• _Exercise_
Go through the material below and copy each line where the word "added" appears.

________________________________________

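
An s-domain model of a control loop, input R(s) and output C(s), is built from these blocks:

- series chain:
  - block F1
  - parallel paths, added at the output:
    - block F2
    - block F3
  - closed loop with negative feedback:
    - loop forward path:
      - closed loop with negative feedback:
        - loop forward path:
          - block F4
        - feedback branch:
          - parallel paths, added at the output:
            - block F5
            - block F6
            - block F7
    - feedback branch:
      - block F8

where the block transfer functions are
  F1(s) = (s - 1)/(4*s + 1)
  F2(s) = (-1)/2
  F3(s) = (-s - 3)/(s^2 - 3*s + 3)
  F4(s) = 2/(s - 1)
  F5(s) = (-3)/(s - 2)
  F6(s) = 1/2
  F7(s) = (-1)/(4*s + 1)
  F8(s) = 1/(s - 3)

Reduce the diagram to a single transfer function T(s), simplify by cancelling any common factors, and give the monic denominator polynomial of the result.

The answer is s^6 - 31*s^5/4 + 35*s^4/2 + 2*s^3 - 199*s^2/4 + 99*s/2 + 3/2.

Reasoning:
1. add F2, F3 (parallel): (-s^2 + s - 9)/(2*s^2 - 6*s + 6)
2. parallel reduction of F5, F6, F7: (4*s^2 - 33*s - 4)/(8*s^2 - 14*s - 4)
3. close the feedback loop around F4, (F5+F6+F7): (8*s^2 - 14*s - 4)/(4*s^3 - 7*s^2 - 28*s - 2)
4. reduce the feedback loop with forward [F4/(1+F4*(F5+F6+F7))] and return F8: (8*s^3 - 38*s^2 + 38*s + 12)/(4*s^4 - 19*s^3 + s^2 + 68*s + 2)
5. multiply F1, (F2+F3), [[F4/(1+F4*(F5+F6+F7))]/(1+[F4/(1+F4*(F5+F6+F7))]*F8)] (series): (-s^5 + 7*s^4 - 26*s^3 + 71*s^2 - 105*s + 54)/(4*s^6 - 31*s^5 + 70*s^4 + 8*s^3 - 199*s^2 + 198*s + 6)
That last expression is T(s), already simplified. Scaling its denominator by 1/4 (the reciprocal of the leading coefficient) yields the monic denominator.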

________________________________________

• _Answer section_
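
  - parallel paths, added at the output:
          - parallel paths, added at the output: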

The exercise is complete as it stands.